Records from a data collection:
━━━━━━━━

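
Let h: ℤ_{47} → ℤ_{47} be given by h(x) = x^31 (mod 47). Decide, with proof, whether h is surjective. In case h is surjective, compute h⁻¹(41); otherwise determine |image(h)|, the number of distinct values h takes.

Since 47 is prime, the nonzero elements of ℤ_{47} form a cyclic group of order 46.
As gcd(31, 46) = 1, raising to the 31st power is a bijection on this group: if a^31 ≡ b^31 then (ab^{−1})^31 = 1, and the only element of order dividing gcd(31, 46) = 1 is 1, so a = b.
With h(0) = 0 this makes h injective on all of ℤ_{47}, hence bijective (finite equal-size domain and codomain). In particular h is surjective.
Since h is surjective, we find the preimage of 41. The inverse of x ↦ x^31 on (ℤ_{47})^× is x ↦ x^3, because 31·3 = 93 = 2·46 + 1 ≡ 1 (mod 46) and x^{46} = 1 for x ≠ 0 (Fermat). So h⁻¹(41) = 41^3 mod 47.
Repeated squaring mod 47: 41^1 ≡ 41, 41^2 ≡ 41² = 1681 ≡ 36. Since 3 = 2 + 1, 41^3 ≡ 36·41: 36·41 = 1476 ≡ 19. So 41^3 ≡ 19 (mod 47).
Hence h⁻¹(41) = 19.

19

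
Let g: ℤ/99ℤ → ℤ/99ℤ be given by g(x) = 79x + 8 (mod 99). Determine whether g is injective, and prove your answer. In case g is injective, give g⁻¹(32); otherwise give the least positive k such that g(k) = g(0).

Suppose g(u) = g(v) in ℤ/99ℤ. Then 79u + 8 ≡ 79v + 8 (mod 99), therefore 79(u − v) ≡ 0 (mod 99).
Since gcd(79, 99) = 1, 79 is invertible modulo 99, thus u − v ≡ 0 (mod 99), i.e. u = v.
So g is injective.
We now compute 79⁻¹ mod 99 explicitly. Euclid's algorithm: 99 = 1·79 + 20, 79 = 3·20 + 19, 20 = 1·19 + 1; back-substituting gives 1 = 94·79 − 75·99, so 79⁻¹ ≡ 94 (mod 99).
Since g is injective, we compute g⁻¹(32): solve 79x + 8 ≡ 32 (mod 99), i.e. 79x ≡ 24 (mod 99).
Multiplying by 79⁻¹ = 94 gives x ≡ 94·24 = 2256 = 22·99 + 78 ≡ 78 (mod 99).
Check: g(78) = 79·78 + 8 = 6170 = 62·99 + 32 ≡ 32 (mod 99).

78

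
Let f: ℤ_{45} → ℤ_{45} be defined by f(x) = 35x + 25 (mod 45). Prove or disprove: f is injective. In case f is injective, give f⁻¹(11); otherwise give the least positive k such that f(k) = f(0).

We have gcd(35, 45) = 5 > 1. Taking x_1 = 0 and x_2 = 9: f(0) = 25 and f(9) = 35·9 + 25 = 340 ≡ 25 (mod 45).
So f(0) = f(9) while 0 ≠ 9, therefore f is not injective.
Since f is not injective, we find the least positive k with f(k) = f(0): this means 35k ≡ 0 (mod 45), i.e. 45 ∣ 35k. Since gcd(35, 45) = 5, dividing through by 5 this holds exactly when 9 ∣ 7k, and as gcd(7, 9) = 1, exactly when 9 ∣ k.
The smallest positive such k is 9.

9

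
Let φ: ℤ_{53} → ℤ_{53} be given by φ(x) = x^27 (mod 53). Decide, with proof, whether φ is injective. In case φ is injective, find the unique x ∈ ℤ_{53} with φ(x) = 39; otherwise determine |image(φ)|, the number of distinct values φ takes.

Since 53 is prime, the nonzero elements of ℤ_{53} form a cyclic group of order 52.
As gcd(27, 52) = 1, raising to the 27th power is a bijection on this group: if a^27 ≡ b^27 then (ab^{−1})^27 = 1, and the only element of order dividing gcd(27, 52) = 1 is 1, so a = b.
With φ(0) = 0 this makes φ injective on all of ℤ_{53}, hence bijective (finite equal-size domain and codomain). In particular φ is injective.
Since φ is injective, we find the preimage of 39. The inverse of x ↦ x^27 on (ℤ_{53})^× is x ↦ x^27, because 27·27 = 729 = 14·52 + 1 ≡ 1 (mod 52) and x^{52} = 1 for x ≠ 0 (Fermat). So φ⁻¹(39) = 39^27 mod 53.
Repeated squaring mod 53: 39^1 ≡ 39, 39^2 ≡ 39² = 1521 ≡ 37, 39^4 ≡ 37² = 1369 ≡ 44, 39^8 ≡ 44² = 1936 ≡ 28, 39^16 ≡ 28² = 784 ≡ 42. Since 27 = 16 + 8 + 2 + 1, 39^27 ≡ 42·28·37·39: 42·28 = 1176 ≡ 10, then 10·37 = 370 ≡ 52, then 52·39 = 2028 ≡ 14. So 39^27 ≡ 14 (mod 53).
Hence φ⁻¹(39) = 14.

14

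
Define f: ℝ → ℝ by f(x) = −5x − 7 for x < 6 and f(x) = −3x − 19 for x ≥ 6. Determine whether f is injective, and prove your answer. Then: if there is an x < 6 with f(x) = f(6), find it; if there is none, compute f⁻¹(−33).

26/5

Both pieces are strictly decreasing (slopes −5 and −3), so each is injective on its own interval.
The left piece maps (−∞, 6) onto (−37, ∞); the right piece maps [6, ∞) onto (−∞, −37].
These images are disjoint, so no value is attained by both pieces. So f is injective.
Because the two images are disjoint, no x < 6 has f(x) = f(6), so we compute f⁻¹(−33): −33 lies in (−37, ∞), so solve −5x − 7 = −33: x = (−33 + 7)/(−5) = 26/5.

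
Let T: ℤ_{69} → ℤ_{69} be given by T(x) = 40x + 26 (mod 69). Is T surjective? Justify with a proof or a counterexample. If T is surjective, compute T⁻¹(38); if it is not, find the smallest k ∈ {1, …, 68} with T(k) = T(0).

21

By definition, T is surjective if every y in the codomain equals T(x) for some x in the domain.
Since gcd(40, 69) = 1, 40 is invertible modulo 69. Euclid's algorithm: 69 = 1·40 + 29, 40 = 1·29 + 11, 29 = 2·11 + 7, 11 = 1·7 + 4, 7 = 1·4 + 3, 4 = 1·3 + 1; back-substituting gives 1 = 19·40 − 11·69, so 40⁻¹ ≡ 19 (mod 69).
For any y ∈ ℤ_{69}, x = 19(y − 26) mod 69 satisfies T(x) = 40·19(y − 26) + 26 ≡ y (since 40·19 ≡ 1 mod 69). So every y has a preimage.
Therefore T is surjective.
Since T is surjective, we compute T⁻¹(38): solve 40x + 26 ≡ 38 (mod 69), i.e. 40x ≡ 12 (mod 69).
Multiplying by 40⁻¹ = 19 gives x ≡ 19·12 = 228 = 3·69 + 21 ≡ 21 (mod 69).
Check: T(21) = 40·21 + 26 = 866 = 12·69 + 38 ≡ 38 (mod 69).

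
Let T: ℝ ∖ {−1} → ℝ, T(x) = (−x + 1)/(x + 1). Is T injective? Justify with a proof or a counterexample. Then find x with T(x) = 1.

Suppose T(s) = T(t). Cross-multiplying: (−s + 1)(t + 1) = (−t + 1)(s + 1).
Expanding both sides and cancelling the symmetric terms leaves −2·(s − t) = 0. Since −2 ≠ 0, s = t. Thus T is injective.
Solving T(x) = 1: cross-multiplying gives −x + 1 = 1(x + 1), which rearranges to −2x = 0, so x = 0.

0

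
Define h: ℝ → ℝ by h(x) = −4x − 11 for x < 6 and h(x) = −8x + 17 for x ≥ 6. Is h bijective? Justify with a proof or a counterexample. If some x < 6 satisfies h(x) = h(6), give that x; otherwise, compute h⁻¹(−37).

5

Both pieces are strictly decreasing (slopes −4 and −8), so each is injective on its own interval.
The left piece maps (−∞, 6) onto (−35, ∞); the right piece maps [6, ∞) onto (−∞, −31].
These images overlap. In particular h(6) = −31 (right piece), and solving −4x − 11 = −31 on the left piece gives x = 5 < 6.
So h(5) = h(6) with 5 ≠ 6, and h is not injective, hence not bijective. This x = 5 is the requested value below 6.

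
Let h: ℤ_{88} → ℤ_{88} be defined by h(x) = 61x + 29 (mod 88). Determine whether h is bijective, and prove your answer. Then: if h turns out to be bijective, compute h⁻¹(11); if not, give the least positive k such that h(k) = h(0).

If h(s) = h(t), then 61s ≡ 61t (mod 88). Because gcd(61, 88) = 1, we may cancel 61 to get s ≡ t (mod 88).
We now compute 61⁻¹ mod 88 explicitly. Euclid's algorithm: 88 = 1·61 + 27, 61 = 2·27 + 7, 27 = 3·7 + 6, 7 = 1·6 + 1; back-substituting gives 1 = 13·61 − 9·88, so 61⁻¹ ≡ 13 (mod 88).
Then y ↦ 13(y − 29) is a two-sided inverse to h, so every y ∈ ℤ_{88} has a preimage.
Hence h is bijective.
Since h is bijective, we find h⁻¹(11): we need 61x ≡ 11 − 29 ≡ 70 (mod 88). Using 61⁻¹ = 13: x ≡ 13·70 = 910 = 10·88 + 30, so x = 30.
Check: h(30) = 61·30 + 29 = 1859 = 21·88 + 11 ≡ 11 (mod 88).

30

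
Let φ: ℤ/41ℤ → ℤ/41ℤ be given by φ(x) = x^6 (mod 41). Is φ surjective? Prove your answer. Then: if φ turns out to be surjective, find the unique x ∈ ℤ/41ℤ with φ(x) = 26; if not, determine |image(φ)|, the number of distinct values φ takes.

21

φ(20): Repeated squaring mod 41: 20^1 ≡ 20, 20^2 ≡ 20² = 400 ≡ 31, 20^4 ≡ 31² = 961 ≡ 18. Since 6 = 4 + 2, 20^6 ≡ 18·31: 18·31 = 558 ≡ 25. So 20^6 ≡ 25 (mod 41).
φ(21): Repeated squaring mod 41: 21^1 ≡ 21, 21^2 ≡ 21² = 441 ≡ 31, 21^4 ≡ 31² = 961 ≡ 18. Since 6 = 4 + 2, 21^6 ≡ 18·31: 18·31 = 558 ≡ 25. So 21^6 ≡ 25 (mod 41).
So φ(20) = φ(21) = 25 while 20 ≠ 21, so φ is not injective.
A non-injective map from the 41-element set ℤ/41ℤ to itself takes at most 40 distinct values, so it cannot be surjective. Thus φ is not surjective.
Since φ is not surjective, we determine |image(φ)|. Computing x^6 mod 41 for each x (by repeated squaring, reducing mod 41 at every step), the values φ(0), φ(1), …, φ(40) are: 0, 1, 23, 32, 37, 4, 39, 20, 31, 40, 10, 33, 36, 2, 9, 5, 16, 8, 18, 21, 25, 25, 21, 18, 8, 16, 5, 9, 2, 36, 33, 10, 40, 31, 20, 39, 4, 37, 32, 23, 1.
The distinct values are {0, 1, 2, 4, 5, 8, 9, 10, 16, 18, 20, 21, 23, 25, 31, 32, 33, 36, 37, 39, 40}; there are 21 of them.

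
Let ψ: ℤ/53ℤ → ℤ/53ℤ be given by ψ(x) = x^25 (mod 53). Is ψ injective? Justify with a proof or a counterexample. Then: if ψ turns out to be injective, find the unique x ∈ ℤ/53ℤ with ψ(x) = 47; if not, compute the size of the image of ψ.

44

Since 53 is prime, the nonzero elements of ℤ/53ℤ form a cyclic group of order 52.
As gcd(25, 52) = 1, raising to the 25th power is a bijection on this group: if s^25 ≡ t^25 then (st^{−1})^25 = 1, and the only element of order dividing gcd(25, 52) = 1 is 1, so s = t.
With ψ(0) = 0 this makes ψ injective on all of ℤ/53ℤ, hence bijective (finite equal-size domain and codomain). In particular ψ is injective.
Since ψ is injective, we find the preimage of 47. The inverse of x ↦ x^25 on (ℤ/53ℤ)^× is x ↦ x^25, because 25·25 = 625 = 12·52 + 1 ≡ 1 (mod 52) and x^{52} = 1 for x ≠ 0 (Fermat). So ψ⁻¹(47) = 47^25 mod 53.
Repeated squaring mod 53: 47^1 ≡ 47, 47^2 ≡ 47² = 2209 ≡ 36, 47^4 ≡ 36² = 1296 ≡ 24, 47^8 ≡ 24² = 576 ≡ 46, 47^16 ≡ 46² = 2116 ≡ 49. Since 25 = 16 + 8 + 1, 47^25 ≡ 49·46·47: 49·46 = 2254 ≡ 28, then 28·47 = 1316 ≡ 44. So 47^25 ≡ 44 (mod 53).
Hence ψ⁻¹(47) = 44.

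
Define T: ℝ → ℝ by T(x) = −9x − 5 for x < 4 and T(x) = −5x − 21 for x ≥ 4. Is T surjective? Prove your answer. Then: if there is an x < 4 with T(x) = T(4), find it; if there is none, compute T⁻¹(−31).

26/9

Both pieces are strictly decreasing (slopes −9 and −5), so each is injective on its own interval.
The left piece maps (−∞, 4) onto (−41, ∞); the right piece maps [4, ∞) onto (−∞, −41].
These images together cover ℝ, so T is surjective.
Because the two images are disjoint, no x < 4 has T(x) = T(4), so we compute T⁻¹(−31): −31 lies in (−41, ∞), so solve −9x − 5 = −31: x = (−31 + 5)/(−9) = 26/9.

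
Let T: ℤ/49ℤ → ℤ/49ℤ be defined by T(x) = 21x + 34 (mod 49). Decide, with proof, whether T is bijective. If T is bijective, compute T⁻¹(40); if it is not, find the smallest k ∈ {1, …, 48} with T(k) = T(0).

Recall that T is injective if T(a) = T(b) implies a = b.
We have gcd(21, 49) = 7 > 1. Taking a = 0 and b = 7: T(0) = 34 and T(7) = 21·7 + 34 = 181 ≡ 34 (mod 49).
So T(0) = T(7) while 0 ≠ 7, hence T is not injective, hence not bijective.
Since T is not bijective, we find the least positive k with T(k) = T(0): this means 21k ≡ 0 (mod 49), i.e. 49 ∣ 21k. Since gcd(21, 49) = 7, dividing through by 7 this holds exactly when 7 ∣ 3k, and as gcd(3, 7) = 1, exactly when 7 ∣ k.
The smallest positive such k is 7.

7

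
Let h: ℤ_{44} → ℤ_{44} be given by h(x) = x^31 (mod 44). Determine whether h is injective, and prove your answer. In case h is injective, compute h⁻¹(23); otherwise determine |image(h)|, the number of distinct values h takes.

h(0) = 0^31 = 0.
h(22): Repeated squaring mod 44: 22^1 ≡ 22, 22^2 ≡ 22² = 484 ≡ 0, 22^4 ≡ 0² = 0, 22^8 ≡ 0² = 0, 22^16 ≡ 0² = 0. Since 31 = 16 + 8 + 4 + 2 + 1, 22^31 ≡ 0·0·0·0·22: 0·0 = 0, then 0·0 = 0, then 0·0 = 0, then 0·22 = 0. So 22^31 ≡ 0 (mod 44).
So h(0) = h(22) = 0 while 0 ≠ 22, so h is not injective.
Since h is not injective, we determine |image(h)|. Computing x^31 mod 44 for each x (by repeated squaring, reducing mod 44 at every step), the values h(0), h(1), …, h(43) are: 0, 1, 24, 3, 4, 5, 28, 7, 8, 9, 32, 11, 12, 13, 36, 15, 16, 17, 40, 19, 20, 21, 0, 23, 24, 25, 4, 27, 28, 29, 8, 31, 32, 33, 12, 35, 36, 37, 16, 39, 40, 41, 20, 43.
The distinct values are {0, 1, 3, 4, 5, 7, 8, 9, 11, 12, 13, 15, 16, 17, 19, 20, 21, 23, 24, 25, 27, 28, 29, 31, 32, 33, 35, 36, 37, 39, 40, 41, 43}; there are 33 of them.

33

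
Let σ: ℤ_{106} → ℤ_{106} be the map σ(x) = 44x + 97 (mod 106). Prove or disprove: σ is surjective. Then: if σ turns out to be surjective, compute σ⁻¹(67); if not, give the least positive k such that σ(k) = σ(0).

53

By definition, surjectivity means every element of the codomain has a preimage under σ.
Since gcd(44, 106) = 2, we have 44x ≡ 0 (mod 2) for all x, so σ(x) ≡ 1 (mod 2).
But 0 ≢ 1 (mod 2), so 0 ∈ ℤ_{106} has no preimage. Hence σ is not surjective.
Since σ is not surjective, we find the least positive k with σ(k) = σ(0): this means 44k ≡ 0 (mod 106), i.e. 106 ∣ 44k. Since gcd(44, 106) = 2, dividing through by 2 this holds exactly when 53 ∣ 22k, and as gcd(22, 53) = 1, exactly when 53 ∣ k.
The smallest positive such k is 53.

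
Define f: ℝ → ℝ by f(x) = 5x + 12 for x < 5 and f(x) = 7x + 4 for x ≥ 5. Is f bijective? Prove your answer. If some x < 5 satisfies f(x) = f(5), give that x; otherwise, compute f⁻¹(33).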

━━━━━━━━

__Problem to solve__.
From the line holding "that σ(k) = σ(0)." to the final line of the data, output each line exactly and nothing more.

__Exercise output__.
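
Let σ: ℤ_{106} → ℤ_{106} be the map σ(x) = 44x + 97 (mod 106). Prove or disprove: σ is surjective. Then: if σ turns out to be surjective, compute σ⁻¹(67); if not, give the least positive k such that σ(k) = σ(0).

53

By definition, surjectivity means every element of the codomain has a preimage under σ.
Since gcd(44, 106) = 2, we have 44x ≡ 0 (mod 2) for all x, so σ(x) ≡ 1 (mod 2).
But 0 ≢ 1 (mod 2), so 0 ∈ ℤ_{106} has no preimage. Hence σ is not surjective.
Since σ is not surjective, we find the least positive k with σ(k) = σ(0): this means 44k ≡ 0 (mod 106), i.e. 106 ∣ 44k. Since gcd(44, 106) = 2, dividing through by 2 this holds exactly when 53 ∣ 22k, and as gcd(22, 53) = 1, exactly when 53 ∣ k.
The smallest positive such k is 53.

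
Define f: ℝ → ℝ by f(x) = 5x + 12 for x < 5 and f(x) = 7x + 4 for x ≥ 5. Is f bijective? Prove your answer. If some x < 5 satisfies f(x) = f(5), give that x; otherwise, compute f⁻¹(33).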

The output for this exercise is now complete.